* The data

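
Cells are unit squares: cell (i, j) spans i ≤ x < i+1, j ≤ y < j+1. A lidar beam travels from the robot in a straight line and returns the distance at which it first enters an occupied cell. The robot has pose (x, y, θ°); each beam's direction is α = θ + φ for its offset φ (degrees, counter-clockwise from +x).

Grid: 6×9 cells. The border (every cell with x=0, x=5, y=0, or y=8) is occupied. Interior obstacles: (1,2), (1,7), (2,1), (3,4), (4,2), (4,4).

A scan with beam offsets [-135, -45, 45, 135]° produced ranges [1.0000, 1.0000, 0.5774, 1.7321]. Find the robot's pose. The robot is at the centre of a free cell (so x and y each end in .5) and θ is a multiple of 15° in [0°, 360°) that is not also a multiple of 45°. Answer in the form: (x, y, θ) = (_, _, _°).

(x, y, θ) = (3.5, 3.5, 75°)

Enumerate (i+0.5, j+0.5, θ) over the 22 free cells and 16 admissible headings. For each, cast all 4 beams and compare to the given ranges.
  (3.5, 2.5, 30°): beam 1 = 1.5529 ≠ 1.0000 ✗
  (2.5, 7.5, 330°): beam 1 = 0.5176 ≠ 1.0000 ✗
  (3.5, 5.5, 255°): beam 1 = 2.8868 ≠ 1.0000 ✗
  (1.5, 6.5, 330°): beam 1 = 0.5176 ≠ 1.0000 ✗
  …
  (3.5, 3.5, 75°): r_1=1.0000, r_2=1.0000, r_3=0.5774, r_4=1.7321 — all match ✓
No second candidate reproduces the full scan.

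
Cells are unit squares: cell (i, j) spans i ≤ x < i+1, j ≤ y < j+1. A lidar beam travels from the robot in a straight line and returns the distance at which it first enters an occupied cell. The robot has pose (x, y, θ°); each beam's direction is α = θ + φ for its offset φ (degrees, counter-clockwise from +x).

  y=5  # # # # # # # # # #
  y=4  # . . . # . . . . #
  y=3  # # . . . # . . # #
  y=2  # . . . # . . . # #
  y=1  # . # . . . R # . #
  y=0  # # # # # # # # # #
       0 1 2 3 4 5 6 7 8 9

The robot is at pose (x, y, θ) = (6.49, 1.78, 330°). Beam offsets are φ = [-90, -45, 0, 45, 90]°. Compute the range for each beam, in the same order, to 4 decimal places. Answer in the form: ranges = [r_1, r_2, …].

ranges = [0.9007, 0.8075, 0.5889, 0.5280, 3.7181]

beam 1: φ=-90°, α=240°
  direction (-0.5000, -0.8660); cell (6,1); t to first gridline: x 0.9800, y 0.9007 (then +2.0000 / +1.1547)
    (6,0) via y @ 0.9007  # hit
  → r_1 = 0.9007
beam 2: φ=-45°, α=285°
  direction (0.2588, -0.9659); cell (6,1); t to first gridline: x 1.9705, y 0.8075 (then +3.8637 / +1.0353)
    (6,0) via y @ 0.8075  # hit
  → r_2 = 0.8075
beam 3: φ=0°, α=330°
  direction (0.8660, -0.5000); cell (6,1); t to first gridline: x 0.5889, y 1.5600 (then +1.1547 / +2.0000)
    (7,1) via x @ 0.5889  # hit
  → r_3 = 0.5889
beam 4: φ=45°, α=15°
  direction (0.9659, 0.2588); cell (6,1); t to first gridline: x 0.5280, y 0.8500 (then +1.0353 / +3.8637)
    (7,1) via x @ 0.5280  # hit
  → r_4 = 0.5280
beam 5: φ=90°, α=60°
  direction (0.5000, 0.8660); cell (6,1); t to first gridline: x 1.0200, y 0.2540 (then +2.0000 / +1.1547)
    (6,2) via y @ 0.2540
    (7,2) via x @ 1.0200
    (7,3) via y @ 1.4087
    (7,4) via y @ 2.5634
    (8,4) via x @ 3.0200
    (8,5) via y @ 3.7181  # hit
  → r_5 = 3.7181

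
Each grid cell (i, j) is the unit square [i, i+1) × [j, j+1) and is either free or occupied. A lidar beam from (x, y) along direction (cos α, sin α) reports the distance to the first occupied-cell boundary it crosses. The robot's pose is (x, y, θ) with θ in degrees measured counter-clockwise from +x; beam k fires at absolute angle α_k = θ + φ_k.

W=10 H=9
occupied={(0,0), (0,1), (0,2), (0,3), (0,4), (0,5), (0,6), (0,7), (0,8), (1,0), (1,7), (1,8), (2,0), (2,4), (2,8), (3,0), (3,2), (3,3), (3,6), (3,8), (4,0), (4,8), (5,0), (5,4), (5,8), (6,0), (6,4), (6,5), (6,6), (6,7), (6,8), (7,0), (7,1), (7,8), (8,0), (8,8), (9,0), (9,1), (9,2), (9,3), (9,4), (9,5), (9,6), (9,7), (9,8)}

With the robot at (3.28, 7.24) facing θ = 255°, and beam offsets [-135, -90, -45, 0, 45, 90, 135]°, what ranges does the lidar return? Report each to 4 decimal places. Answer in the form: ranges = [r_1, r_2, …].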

* What the task asks
Restate the entries above, keeping every word intact.

* Written answer
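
Cells are unit squares: cell (i, j) spans i ≤ x < i+1, j ≤ y < j+1. A lidar beam travels from the robot in a straight line and returns the distance at which it first enters an occupied cell. The robot has pose (x, y, θ°); each beam's direction is α = θ + φ for its offset φ (degrees, counter-clockwise from +x).

Grid: 6×9 cells. The border (every cell with x=0, x=5, y=0, or y=8) is occupied. Interior obstacles: (1,2), (1,7), (2,1), (3,4), (4,2), (4,4).

A scan with beam offsets [-135, -45, 45, 135]° produced ranges [1.0000, 1.0000, 0.5774, 1.7321]. Find the robot's pose. The robot is at the centre of a free cell (so x and y each end in .5) and θ is a multiple of 15° in [0°, 360°) that is not also a multiple of 45°. Answer in the form: (x, y, θ) = (_, _, _°).

(x, y, θ) = (3.5, 3.5, 75°)

Enumerate (i+0.5, j+0.5, θ) over the 22 free cells and 16 admissible headings. For each, cast all 4 beams and compare to the given ranges.
  (3.5, 2.5, 30°): beam 1 = 1.5529 ≠ 1.0000 ✗
  (2.5, 7.5, 330°): beam 1 = 0.5176 ≠ 1.0000 ✗
  (3.5, 5.5, 255°): beam 1 = 2.8868 ≠ 1.0000 ✗
  (1.5, 6.5, 330°): beam 1 = 0.5176 ≠ 1.0000 ✗
  …
  (3.5, 3.5, 75°): r_1=1.0000, r_2=1.0000, r_3=0.5774, r_4=1.7321 — all match ✓
No second candidate reproduces the full scan.

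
Cells are unit squares: cell (i, j) spans i ≤ x < i+1, j ≤ y < j+1. A lidar beam travels from the robot in a straight line and returns the distance at which it first enters an occupied cell. The robot has pose (x, y, θ°); each beam's direction is α = θ + φ for its offset φ (degrees, counter-clockwise from +x).

  y=5  # # # # # # # # # #
  y=4  # . . . # . . . . #
  y=3  # # . . . # . . # #
  y=2  # . . . # . . . # #
  y=1  # . # . . . R # . #
  y=0  # # # # # # # # # #
       0 1 2 3 4 5 6 7 8 9

The robot is at pose (x, y, θ) = (6.49, 1.78, 330°). Beam offsets are φ = [-90, -45, 0, 45, 90]°. Compute the range for each beam, in the same order, to 4 decimal places. Answer in the form: ranges = [r_1, r_2, …].

ranges = [0.9007, 0.8075, 0.5889, 0.5280, 3.7181]

beam 1: φ=-90°, α=240°
  direction (-0.5000, -0.8660); cell (6,1); t to first gridline: x 0.9800, y 0.9007 (then +2.0000 / +1.1547)
    (6,0) via y @ 0.9007  # hit
  → r_1 = 0.9007
beam 2: φ=-45°, α=285°
  direction (0.2588, -0.9659); cell (6,1); t to first gridline: x 1.9705, y 0.8075 (then +3.8637 / +1.0353)
    (6,0) via y @ 0.8075  # hit
  → r_2 = 0.8075
beam 3: φ=0°, α=330°
  direction (0.8660, -0.5000); cell (6,1); t to first gridline: x 0.5889, y 1.5600 (then +1.1547 / +2.0000)
    (7,1) via x @ 0.5889  # hit
  → r_3 = 0.5889
beam 4: φ=45°, α=15°
  direction (0.9659, 0.2588); cell (6,1); t to first gridline: x 0.5280, y 0.8500 (then +1.0353 / +3.8637)
    (7,1) via x @ 0.5280  # hit
  → r_4 = 0.5280
beam 5: φ=90°, α=60°
  direction (0.5000, 0.8660); cell (6,1); t to first gridline: x 1.0200, y 0.2540 (then +2.0000 / +1.1547)
    (6,2) via y @ 0.2540
    (7,2) via x @ 1.0200
    (7,3) via y @ 1.4087
    (7,4) via y @ 2.5634
    (8,4) via x @ 3.0200
    (8,5) via y @ 3.7181  # hit
  → r_5 = 3.7181

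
Each grid cell (i, j) is the unit square [i, i+1) × [j, j+1) and is either free or occupied. A lidar beam from (x, y) along direction (cos α, sin α) reports the distance to the first occupied-cell boundary it crosses. The robot's pose is (x, y, θ) with θ in degrees measured counter-clockwise from +x; beam k fires at absolute angle α_k = θ + φ_k.

W=10 H=9
occupied={(0,0), (0,1), (0,2), (0,3), (0,4), (0,5), (0,6), (0,7), (0,8), (1,0), (1,7), (1,8), (2,0), (2,4), (2,8), (3,0), (3,2), (3,3), (3,6), (3,8), (4,0), (4,8), (5,0), (5,4), (5,8), (6,0), (6,4), (6,5), (6,6), (6,7), (6,8), (7,0), (7,1), (7,8), (8,0), (8,8), (9,0), (9,1), (9,2), (9,3), (9,4), (9,5), (9,6), (9,7), (9,8)}

With the robot at (3.28, 7.24) facing θ = 255°, and beam offsets [-135, -90, -45, 0, 45, 90, 135]°, what ranges does the lidar return? Report each to 4 decimal places. Answer in the form: ranges = [r_1, r_2, …].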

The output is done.